*Data for this exercise:*
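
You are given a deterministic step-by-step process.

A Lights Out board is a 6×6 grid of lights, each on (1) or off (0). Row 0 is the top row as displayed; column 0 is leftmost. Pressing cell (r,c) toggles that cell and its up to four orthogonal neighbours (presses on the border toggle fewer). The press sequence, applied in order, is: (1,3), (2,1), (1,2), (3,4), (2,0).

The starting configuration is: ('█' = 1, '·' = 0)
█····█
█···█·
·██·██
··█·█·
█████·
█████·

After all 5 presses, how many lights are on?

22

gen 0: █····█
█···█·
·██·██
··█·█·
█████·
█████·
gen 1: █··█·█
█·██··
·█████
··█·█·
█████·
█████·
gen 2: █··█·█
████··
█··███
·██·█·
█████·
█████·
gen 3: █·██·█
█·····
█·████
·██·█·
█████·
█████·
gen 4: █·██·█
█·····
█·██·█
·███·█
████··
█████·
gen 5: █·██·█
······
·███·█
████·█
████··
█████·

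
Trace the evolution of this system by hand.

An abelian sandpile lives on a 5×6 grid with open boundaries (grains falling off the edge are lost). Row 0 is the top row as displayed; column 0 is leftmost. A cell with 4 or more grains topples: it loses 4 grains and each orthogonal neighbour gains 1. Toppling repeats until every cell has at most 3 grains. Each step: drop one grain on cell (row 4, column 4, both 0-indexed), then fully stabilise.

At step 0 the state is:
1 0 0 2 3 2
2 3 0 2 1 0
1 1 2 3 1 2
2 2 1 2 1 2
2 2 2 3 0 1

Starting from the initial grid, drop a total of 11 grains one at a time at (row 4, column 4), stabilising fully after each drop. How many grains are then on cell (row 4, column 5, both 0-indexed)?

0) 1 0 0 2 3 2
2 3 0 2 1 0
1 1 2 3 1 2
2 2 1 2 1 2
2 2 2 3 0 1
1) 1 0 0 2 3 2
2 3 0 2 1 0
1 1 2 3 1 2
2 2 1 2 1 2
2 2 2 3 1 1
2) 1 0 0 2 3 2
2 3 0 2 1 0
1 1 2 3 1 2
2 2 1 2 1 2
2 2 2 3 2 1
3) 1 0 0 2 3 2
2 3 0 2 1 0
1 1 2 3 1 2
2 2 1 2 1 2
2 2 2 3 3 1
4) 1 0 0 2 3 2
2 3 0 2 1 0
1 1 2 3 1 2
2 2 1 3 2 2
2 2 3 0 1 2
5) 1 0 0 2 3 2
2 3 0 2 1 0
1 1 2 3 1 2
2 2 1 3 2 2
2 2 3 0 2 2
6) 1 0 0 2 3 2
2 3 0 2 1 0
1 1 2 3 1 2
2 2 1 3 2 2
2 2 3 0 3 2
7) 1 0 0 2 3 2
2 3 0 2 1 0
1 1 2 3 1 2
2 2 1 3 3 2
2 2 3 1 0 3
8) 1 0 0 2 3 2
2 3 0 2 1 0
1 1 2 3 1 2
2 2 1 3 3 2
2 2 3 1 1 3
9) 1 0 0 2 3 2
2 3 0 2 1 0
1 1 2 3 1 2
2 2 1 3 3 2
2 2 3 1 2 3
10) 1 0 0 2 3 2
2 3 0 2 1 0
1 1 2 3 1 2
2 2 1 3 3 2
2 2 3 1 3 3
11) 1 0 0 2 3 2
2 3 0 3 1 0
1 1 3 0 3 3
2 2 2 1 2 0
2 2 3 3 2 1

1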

*Exercise directions:*
Write out every record again, exactly as it was written.

*Result of the exercise:*
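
You are given a deterministic step-by-step process.

A Lights Out board is a 6×6 grid of lights, each on (1) or off (0). Row 0 is the top row as displayed; column 0 is leftmost. Pressing cell (r,c) toggles that cell and its up to four orthogonal neighbours (presses on the border toggle fewer). The press sequence, applied in order, is: (1,3), (2,1), (1,2), (3,4), (2,0).

The starting configuration is: ('█' = 1, '·' = 0)
█····█
█···█·
·██·██
··█·█·
█████·
█████·

After all 5 presses, how many lights are on?

22

gen 0: █····█
█···█·
·██·██
··█·█·
█████·
█████·
gen 1: █··█·█
█·██··
·█████
··█·█·
█████·
█████·
gen 2: █··█·█
████··
█··███
·██·█·
█████·
█████·
gen 3: █·██·█
█·····
█·████
·██·█·
█████·
█████·
gen 4: █·██·█
█·····
█·██·█
·███·█
████··
█████·
gen 5: █·██·█
······
·███·█
████·█
████··
█████·

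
Trace the evolution of this system by hand.

An abelian sandpile lives on a 5×6 grid with open boundaries (grains falling off the edge are lost). Row 0 is the top row as displayed; column 0 is leftmost. A cell with 4 or more grains topples: it loses 4 grains and each orthogonal neighbour gains 1. Toppling repeats until every cell has at most 3 grains. Each step: drop one grain on cell (row 4, column 4, both 0-indexed), then fully stabilise.

At step 0 the state is:
1 0 0 2 3 2
2 3 0 2 1 0
1 1 2 3 1 2
2 2 1 2 1 2
2 2 2 3 0 1

Starting from the initial grid, drop a total of 11 grains one at a time at (row 4, column 4), stabilising fully after each drop. How many grains are then on cell (row 4, column 5, both 0-indexed)?

0) 1 0 0 2 3 2
2 3 0 2 1 0
1 1 2 3 1 2
2 2 1 2 1 2
2 2 2 3 0 1
1) 1 0 0 2 3 2
2 3 0 2 1 0
1 1 2 3 1 2
2 2 1 2 1 2
2 2 2 3 1 1
2) 1 0 0 2 3 2
2 3 0 2 1 0
1 1 2 3 1 2
2 2 1 2 1 2
2 2 2 3 2 1
3) 1 0 0 2 3 2
2 3 0 2 1 0
1 1 2 3 1 2
2 2 1 2 1 2
2 2 2 3 3 1
4) 1 0 0 2 3 2
2 3 0 2 1 0
1 1 2 3 1 2
2 2 1 3 2 2
2 2 3 0 1 2
5) 1 0 0 2 3 2
2 3 0 2 1 0
1 1 2 3 1 2
2 2 1 3 2 2
2 2 3 0 2 2
6) 1 0 0 2 3 2
2 3 0 2 1 0
1 1 2 3 1 2
2 2 1 3 2 2
2 2 3 0 3 2
7) 1 0 0 2 3 2
2 3 0 2 1 0
1 1 2 3 1 2
2 2 1 3 3 2
2 2 3 1 0 3
8) 1 0 0 2 3 2
2 3 0 2 1 0
1 1 2 3 1 2
2 2 1 3 3 2
2 2 3 1 1 3
9) 1 0 0 2 3 2
2 3 0 2 1 0
1 1 2 3 1 2
2 2 1 3 3 2
2 2 3 1 2 3
10) 1 0 0 2 3 2
2 3 0 2 1 0
1 1 2 3 1 2
2 2 1 3 3 2
2 2 3 1 3 3
11) 1 0 0 2 3 2
2 3 0 3 1 0
1 1 3 0 3 3
2 2 2 1 2 0
2 2 3 3 2 1

1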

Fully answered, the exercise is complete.